▼

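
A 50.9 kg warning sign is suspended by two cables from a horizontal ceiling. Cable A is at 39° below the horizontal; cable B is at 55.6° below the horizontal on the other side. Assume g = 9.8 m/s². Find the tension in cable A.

T_A ≈ 283 N

Weight W = 50.9 × 9.8 = 498.8 N acts straight down.
Horizontal: T_A cos 39° = T_B cos 55.6°  →  T_B = 1.376 T_A.
Vertical: T_A sin 39° + T_B sin 55.6° = 498.8.
Substituting the horizontal relation into the vertical equation gives 1.764 T_A = 498.8, so T_A = 282.7 N.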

▲

■ **Required action**: Write out each line exactly, as it is shown above.

■ **Exercise answer**:
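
A 50.9 kg warning sign is suspended by two cables from a horizontal ceiling. Cable A is at 39° below the horizontal; cable B is at 55.6° below the horizontal on the other side. Assume g = 9.8 m/s². Find the tension in cable A.

T_A ≈ 283 N

Weight W = 50.9 × 9.8 = 498.8 N acts straight down.
Horizontal: T_A cos 39° = T_B cos 55.6°  →  T_B = 1.376 T_A.
Vertical: T_A sin 39° + T_B sin 55.6° = 498.8.
Substituting the horizontal relation into the vertical equation gives 1.764 T_A = 498.8, so T_A = 282.7 N.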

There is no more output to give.